What to work on
Scan the material for the word "integral" and copy each line where it occurs.

Provided data
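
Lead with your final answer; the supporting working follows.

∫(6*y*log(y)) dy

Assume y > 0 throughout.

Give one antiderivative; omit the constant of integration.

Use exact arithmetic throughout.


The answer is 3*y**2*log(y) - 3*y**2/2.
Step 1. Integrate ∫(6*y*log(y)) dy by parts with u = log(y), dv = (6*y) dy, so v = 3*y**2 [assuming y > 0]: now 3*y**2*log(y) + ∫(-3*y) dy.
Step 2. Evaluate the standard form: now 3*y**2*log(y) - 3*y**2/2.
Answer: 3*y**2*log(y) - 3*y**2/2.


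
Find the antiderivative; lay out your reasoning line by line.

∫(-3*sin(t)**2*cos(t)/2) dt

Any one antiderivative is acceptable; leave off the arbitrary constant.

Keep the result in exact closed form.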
* * *
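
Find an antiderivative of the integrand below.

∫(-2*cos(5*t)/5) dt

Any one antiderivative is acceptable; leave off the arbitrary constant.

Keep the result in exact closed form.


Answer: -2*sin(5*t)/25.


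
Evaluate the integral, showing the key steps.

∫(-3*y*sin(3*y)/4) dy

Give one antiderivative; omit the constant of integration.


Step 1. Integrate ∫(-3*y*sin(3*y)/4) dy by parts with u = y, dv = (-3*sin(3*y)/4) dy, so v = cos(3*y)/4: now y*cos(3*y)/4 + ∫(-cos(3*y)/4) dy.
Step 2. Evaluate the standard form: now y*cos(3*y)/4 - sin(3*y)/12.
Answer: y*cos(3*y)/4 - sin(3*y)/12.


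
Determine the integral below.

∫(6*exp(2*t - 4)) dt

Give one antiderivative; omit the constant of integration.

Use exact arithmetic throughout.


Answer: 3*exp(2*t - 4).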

Expected answer
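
Evaluate the integral, showing the key steps.
Determine the integral below.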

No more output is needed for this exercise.